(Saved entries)

# # #

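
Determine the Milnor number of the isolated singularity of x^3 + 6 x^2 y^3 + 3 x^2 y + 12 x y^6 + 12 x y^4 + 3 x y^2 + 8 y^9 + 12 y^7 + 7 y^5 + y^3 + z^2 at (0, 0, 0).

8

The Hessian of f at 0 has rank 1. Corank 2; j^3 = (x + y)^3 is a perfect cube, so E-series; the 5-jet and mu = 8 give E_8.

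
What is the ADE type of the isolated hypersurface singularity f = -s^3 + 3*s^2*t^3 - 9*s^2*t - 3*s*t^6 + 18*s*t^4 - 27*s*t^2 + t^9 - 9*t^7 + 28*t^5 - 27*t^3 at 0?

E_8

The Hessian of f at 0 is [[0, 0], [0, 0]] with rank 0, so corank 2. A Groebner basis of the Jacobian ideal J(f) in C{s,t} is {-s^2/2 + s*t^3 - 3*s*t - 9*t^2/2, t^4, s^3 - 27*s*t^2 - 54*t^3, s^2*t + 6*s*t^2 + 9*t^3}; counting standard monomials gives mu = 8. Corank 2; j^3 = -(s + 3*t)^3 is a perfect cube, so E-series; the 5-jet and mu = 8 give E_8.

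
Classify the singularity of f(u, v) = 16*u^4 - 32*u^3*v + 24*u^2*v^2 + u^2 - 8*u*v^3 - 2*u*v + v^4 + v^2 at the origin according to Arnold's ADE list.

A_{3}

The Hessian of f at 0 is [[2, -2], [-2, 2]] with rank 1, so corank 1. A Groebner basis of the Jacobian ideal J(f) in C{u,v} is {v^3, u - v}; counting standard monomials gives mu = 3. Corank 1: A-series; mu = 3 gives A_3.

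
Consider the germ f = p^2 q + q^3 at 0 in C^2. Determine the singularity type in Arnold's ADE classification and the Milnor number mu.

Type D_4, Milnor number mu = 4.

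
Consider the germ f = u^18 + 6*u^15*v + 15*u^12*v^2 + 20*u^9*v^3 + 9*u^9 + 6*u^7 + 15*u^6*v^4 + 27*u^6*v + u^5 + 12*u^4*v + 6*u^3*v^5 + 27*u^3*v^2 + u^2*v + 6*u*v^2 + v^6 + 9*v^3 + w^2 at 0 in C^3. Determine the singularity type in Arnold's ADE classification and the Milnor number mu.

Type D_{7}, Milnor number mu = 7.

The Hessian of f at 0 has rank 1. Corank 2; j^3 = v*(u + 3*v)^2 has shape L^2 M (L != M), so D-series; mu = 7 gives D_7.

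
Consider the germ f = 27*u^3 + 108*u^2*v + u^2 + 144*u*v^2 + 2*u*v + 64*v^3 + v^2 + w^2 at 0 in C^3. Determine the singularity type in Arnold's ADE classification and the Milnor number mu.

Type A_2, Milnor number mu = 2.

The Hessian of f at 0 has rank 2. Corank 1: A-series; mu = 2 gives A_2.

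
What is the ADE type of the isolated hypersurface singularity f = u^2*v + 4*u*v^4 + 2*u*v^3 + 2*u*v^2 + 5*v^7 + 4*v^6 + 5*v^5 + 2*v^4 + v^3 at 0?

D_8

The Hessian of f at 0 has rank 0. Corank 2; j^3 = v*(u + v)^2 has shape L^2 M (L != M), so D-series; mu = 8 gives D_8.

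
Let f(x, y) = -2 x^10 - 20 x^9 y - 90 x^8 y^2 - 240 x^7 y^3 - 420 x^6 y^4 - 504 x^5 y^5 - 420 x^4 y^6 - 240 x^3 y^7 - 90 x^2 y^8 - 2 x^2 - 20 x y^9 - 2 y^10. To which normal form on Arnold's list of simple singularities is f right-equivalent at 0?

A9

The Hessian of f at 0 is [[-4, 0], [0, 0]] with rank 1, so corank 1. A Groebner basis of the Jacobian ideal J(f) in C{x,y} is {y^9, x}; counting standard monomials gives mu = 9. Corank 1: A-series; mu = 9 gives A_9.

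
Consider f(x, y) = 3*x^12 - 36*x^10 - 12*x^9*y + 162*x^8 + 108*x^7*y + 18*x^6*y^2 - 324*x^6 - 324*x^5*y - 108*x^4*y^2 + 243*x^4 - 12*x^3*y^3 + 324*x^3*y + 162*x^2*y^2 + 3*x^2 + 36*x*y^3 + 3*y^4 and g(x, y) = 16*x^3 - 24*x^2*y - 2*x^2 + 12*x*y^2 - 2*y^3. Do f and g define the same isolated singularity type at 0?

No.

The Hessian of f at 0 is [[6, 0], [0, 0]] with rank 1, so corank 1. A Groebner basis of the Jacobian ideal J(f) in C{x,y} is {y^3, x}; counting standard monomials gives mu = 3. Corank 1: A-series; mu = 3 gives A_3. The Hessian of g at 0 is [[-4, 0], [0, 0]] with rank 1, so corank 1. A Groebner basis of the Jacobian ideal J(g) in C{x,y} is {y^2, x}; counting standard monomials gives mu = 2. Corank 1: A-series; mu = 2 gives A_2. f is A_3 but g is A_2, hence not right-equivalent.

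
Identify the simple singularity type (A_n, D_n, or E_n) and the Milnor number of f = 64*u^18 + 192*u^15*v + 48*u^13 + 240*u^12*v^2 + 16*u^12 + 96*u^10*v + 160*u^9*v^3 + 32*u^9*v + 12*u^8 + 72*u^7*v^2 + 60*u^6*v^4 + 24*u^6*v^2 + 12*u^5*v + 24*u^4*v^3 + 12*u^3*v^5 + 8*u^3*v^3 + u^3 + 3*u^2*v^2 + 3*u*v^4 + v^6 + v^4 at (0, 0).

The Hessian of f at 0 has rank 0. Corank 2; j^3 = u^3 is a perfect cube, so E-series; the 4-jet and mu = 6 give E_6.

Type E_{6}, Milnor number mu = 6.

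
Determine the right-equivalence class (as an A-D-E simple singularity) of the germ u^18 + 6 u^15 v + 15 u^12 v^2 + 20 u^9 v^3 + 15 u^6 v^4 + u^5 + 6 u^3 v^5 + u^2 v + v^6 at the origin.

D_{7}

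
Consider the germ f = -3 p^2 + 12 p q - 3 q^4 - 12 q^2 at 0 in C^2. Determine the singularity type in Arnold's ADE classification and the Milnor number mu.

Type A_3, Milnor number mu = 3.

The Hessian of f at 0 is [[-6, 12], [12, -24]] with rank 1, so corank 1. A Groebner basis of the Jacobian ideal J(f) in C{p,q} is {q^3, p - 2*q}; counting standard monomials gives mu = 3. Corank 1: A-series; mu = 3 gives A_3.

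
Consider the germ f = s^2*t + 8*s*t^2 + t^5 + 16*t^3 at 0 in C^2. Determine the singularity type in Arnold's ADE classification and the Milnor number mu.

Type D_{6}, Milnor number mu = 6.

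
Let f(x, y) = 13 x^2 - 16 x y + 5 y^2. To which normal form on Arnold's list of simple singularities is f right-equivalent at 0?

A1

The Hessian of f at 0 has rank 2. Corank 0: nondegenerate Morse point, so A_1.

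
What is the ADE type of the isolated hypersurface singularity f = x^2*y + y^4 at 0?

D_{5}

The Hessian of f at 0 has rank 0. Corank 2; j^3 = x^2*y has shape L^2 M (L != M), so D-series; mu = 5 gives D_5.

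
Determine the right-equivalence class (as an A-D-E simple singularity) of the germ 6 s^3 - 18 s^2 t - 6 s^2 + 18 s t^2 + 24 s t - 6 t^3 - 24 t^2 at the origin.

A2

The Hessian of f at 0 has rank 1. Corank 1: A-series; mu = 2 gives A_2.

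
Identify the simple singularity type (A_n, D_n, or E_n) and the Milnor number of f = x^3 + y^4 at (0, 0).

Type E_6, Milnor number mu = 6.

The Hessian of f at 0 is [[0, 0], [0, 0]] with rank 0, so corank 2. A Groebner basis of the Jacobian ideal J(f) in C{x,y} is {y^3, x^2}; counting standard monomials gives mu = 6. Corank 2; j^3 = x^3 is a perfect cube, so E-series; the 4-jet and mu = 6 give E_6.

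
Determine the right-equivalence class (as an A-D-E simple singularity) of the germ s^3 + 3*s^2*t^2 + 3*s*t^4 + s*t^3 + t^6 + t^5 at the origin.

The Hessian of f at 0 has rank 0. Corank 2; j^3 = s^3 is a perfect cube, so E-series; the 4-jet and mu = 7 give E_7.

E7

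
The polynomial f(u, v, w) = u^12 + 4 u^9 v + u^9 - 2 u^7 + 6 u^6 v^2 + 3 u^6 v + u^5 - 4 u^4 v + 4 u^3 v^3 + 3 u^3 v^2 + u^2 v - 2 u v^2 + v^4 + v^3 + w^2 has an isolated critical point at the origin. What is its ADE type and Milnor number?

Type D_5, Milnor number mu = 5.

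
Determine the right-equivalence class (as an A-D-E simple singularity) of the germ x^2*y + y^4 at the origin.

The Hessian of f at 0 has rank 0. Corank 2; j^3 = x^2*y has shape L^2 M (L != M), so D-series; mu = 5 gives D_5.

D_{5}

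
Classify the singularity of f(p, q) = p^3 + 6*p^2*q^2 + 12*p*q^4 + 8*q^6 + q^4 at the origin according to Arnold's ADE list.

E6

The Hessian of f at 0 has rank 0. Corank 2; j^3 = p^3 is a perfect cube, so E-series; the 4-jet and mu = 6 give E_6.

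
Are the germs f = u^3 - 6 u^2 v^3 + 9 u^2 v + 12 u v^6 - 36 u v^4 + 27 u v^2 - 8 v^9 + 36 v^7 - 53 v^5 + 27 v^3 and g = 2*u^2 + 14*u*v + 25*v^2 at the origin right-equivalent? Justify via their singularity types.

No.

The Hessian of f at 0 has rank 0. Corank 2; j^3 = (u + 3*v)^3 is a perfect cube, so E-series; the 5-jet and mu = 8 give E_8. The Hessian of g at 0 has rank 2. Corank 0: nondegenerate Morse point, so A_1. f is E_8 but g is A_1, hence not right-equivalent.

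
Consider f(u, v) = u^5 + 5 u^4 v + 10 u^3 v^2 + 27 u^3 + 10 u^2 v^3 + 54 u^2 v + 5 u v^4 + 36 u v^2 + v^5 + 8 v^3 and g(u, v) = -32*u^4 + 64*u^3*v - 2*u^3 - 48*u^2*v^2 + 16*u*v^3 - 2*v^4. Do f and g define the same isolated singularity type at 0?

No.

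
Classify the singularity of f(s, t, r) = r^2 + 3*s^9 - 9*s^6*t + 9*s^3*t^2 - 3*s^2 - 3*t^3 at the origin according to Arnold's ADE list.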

# # #

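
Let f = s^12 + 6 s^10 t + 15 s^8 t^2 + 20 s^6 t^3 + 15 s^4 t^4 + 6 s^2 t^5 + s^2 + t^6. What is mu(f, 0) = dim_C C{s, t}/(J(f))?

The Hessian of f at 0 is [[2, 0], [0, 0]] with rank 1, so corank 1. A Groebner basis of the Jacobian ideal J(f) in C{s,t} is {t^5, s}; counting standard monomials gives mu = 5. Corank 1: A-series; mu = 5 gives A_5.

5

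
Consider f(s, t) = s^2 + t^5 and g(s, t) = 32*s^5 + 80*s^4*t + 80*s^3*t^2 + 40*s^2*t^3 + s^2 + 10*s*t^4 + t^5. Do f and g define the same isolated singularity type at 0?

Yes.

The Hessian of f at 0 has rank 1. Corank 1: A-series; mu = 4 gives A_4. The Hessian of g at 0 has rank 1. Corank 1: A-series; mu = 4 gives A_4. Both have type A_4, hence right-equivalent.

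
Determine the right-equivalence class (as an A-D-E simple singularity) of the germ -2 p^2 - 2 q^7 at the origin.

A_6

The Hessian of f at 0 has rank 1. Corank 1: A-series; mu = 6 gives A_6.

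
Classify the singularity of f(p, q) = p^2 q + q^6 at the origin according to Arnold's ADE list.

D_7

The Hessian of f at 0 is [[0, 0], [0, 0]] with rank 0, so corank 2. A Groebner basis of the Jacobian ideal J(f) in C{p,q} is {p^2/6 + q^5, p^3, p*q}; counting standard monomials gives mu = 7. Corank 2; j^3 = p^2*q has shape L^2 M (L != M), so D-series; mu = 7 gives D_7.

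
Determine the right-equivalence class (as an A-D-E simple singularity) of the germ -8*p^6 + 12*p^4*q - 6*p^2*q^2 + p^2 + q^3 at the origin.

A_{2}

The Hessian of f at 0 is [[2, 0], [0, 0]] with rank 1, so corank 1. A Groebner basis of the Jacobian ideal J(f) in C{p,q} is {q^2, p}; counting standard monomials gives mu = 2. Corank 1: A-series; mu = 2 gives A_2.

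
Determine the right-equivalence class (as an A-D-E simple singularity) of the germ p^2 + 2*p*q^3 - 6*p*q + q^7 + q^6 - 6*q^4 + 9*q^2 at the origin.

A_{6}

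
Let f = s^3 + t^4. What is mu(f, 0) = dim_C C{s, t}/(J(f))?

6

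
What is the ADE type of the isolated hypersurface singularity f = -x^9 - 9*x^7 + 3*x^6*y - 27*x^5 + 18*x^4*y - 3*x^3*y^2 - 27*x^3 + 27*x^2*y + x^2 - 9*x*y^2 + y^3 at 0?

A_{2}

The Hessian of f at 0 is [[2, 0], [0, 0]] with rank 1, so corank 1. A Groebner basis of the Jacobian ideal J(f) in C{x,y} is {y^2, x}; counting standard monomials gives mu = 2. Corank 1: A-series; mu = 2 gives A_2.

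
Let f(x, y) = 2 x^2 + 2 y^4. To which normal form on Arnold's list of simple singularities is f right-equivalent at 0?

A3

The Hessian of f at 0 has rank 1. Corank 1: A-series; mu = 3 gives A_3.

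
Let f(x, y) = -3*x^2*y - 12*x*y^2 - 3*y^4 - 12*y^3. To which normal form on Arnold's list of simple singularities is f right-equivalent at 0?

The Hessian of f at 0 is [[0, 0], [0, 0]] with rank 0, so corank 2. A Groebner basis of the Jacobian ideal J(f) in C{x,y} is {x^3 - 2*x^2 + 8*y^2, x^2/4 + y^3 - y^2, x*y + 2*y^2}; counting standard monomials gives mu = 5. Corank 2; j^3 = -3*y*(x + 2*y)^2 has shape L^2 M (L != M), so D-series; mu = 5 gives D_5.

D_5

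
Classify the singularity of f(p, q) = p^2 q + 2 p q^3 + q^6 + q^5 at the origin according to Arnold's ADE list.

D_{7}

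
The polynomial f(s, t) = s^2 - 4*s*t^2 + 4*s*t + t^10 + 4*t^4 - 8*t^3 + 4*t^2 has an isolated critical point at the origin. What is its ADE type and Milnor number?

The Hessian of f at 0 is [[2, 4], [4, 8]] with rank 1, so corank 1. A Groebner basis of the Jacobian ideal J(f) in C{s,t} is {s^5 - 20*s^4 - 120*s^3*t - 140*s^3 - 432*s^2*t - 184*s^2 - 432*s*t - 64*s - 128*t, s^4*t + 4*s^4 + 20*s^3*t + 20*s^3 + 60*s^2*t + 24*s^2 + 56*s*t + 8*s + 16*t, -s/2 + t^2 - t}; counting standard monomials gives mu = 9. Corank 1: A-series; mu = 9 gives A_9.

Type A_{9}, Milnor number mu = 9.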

# # #

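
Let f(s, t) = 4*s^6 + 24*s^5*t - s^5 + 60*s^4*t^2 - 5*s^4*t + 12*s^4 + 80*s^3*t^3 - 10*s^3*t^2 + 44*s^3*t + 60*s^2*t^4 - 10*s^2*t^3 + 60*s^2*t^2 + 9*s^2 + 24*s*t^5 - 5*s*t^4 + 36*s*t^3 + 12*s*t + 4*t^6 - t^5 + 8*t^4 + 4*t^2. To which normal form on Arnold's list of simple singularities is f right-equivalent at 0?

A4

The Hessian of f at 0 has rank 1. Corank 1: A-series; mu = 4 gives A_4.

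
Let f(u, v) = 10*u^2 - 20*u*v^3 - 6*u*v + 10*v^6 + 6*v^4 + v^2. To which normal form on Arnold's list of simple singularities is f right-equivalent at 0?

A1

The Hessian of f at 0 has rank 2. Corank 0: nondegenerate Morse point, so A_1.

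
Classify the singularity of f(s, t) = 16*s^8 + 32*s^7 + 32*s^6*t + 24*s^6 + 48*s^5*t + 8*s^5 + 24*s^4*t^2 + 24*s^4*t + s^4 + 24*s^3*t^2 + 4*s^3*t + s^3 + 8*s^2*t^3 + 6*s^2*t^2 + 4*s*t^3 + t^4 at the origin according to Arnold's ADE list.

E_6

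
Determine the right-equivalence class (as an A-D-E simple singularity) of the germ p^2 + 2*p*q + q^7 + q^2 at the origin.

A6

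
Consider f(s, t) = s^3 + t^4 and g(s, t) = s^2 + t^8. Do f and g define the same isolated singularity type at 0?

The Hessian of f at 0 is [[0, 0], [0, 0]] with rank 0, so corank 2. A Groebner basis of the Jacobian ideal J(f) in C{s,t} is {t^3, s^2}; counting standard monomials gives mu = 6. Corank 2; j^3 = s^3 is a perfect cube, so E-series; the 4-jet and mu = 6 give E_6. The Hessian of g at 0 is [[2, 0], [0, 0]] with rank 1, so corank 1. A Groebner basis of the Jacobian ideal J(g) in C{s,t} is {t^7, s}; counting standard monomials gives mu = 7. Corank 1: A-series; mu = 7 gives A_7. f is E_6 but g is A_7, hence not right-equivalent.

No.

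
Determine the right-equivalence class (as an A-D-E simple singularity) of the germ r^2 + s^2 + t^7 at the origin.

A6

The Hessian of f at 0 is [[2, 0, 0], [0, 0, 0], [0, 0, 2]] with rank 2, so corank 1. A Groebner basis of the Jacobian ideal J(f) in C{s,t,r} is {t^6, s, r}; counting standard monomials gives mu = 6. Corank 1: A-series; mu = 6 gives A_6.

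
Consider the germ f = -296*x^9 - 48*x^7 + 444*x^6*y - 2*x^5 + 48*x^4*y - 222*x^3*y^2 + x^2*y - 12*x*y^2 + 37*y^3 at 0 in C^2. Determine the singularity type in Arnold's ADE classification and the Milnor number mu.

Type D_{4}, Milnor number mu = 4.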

# # #

(What to produce)
Would you please copy exactly the part of the entries above that begins at the line containing "Consider f(u, v)" and ends at the line containing "Classify the singularity of f(s, t, r)", both lines included?

(Written response)
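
Consider f(u, v) = u^5 + 5 u^4 v + 10 u^3 v^2 + 27 u^3 + 10 u^2 v^3 + 54 u^2 v + 5 u v^4 + 36 u v^2 + v^5 + 8 v^3 and g(u, v) = -32*u^4 + 64*u^3*v - 2*u^3 - 48*u^2*v^2 + 16*u*v^3 - 2*v^4. Do f and g define the same isolated singularity type at 0?

No.

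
Classify the singularity of f(s, t, r) = r^2 + 3*s^9 - 9*s^6*t + 9*s^3*t^2 - 3*s^2 - 3*t^3 at the origin according to Arnold's ADE list.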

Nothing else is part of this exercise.